Required action: What you need to produce from the material below is an exact transcription of the lines from the one with "The small text" through the one with "A documentation site", both included, and no other line.

Extracted data:
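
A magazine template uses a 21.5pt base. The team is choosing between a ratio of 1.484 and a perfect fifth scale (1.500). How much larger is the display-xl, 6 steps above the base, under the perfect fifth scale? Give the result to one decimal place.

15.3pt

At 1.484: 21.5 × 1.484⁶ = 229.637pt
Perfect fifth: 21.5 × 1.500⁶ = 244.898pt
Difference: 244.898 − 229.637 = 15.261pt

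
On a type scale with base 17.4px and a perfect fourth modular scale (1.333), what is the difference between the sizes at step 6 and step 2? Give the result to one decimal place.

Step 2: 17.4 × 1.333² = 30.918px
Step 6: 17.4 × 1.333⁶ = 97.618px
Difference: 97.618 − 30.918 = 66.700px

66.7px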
* * *
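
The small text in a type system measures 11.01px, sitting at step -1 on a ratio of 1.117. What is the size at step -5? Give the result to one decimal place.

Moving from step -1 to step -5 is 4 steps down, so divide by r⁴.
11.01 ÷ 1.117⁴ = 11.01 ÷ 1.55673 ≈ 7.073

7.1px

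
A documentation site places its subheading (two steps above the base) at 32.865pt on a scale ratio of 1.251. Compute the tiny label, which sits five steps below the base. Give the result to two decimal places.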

Solution to the exercise:
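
The small text in a type system measures 11.01px, sitting at step -1 on a ratio of 1.117. What is the size at step -5? Give the result to one decimal place.

Moving from step -1 to step -5 is 4 steps down, so divide by r⁴.
11.01 ÷ 1.117⁴ = 11.01 ÷ 1.55673 ≈ 7.073

7.1px

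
A documentation site places its subheading (two steps above the base) at 32.865pt on a scale ratio of 1.251. Compute the tiny label, which sits five steps below the base. Give the result to two decimal places.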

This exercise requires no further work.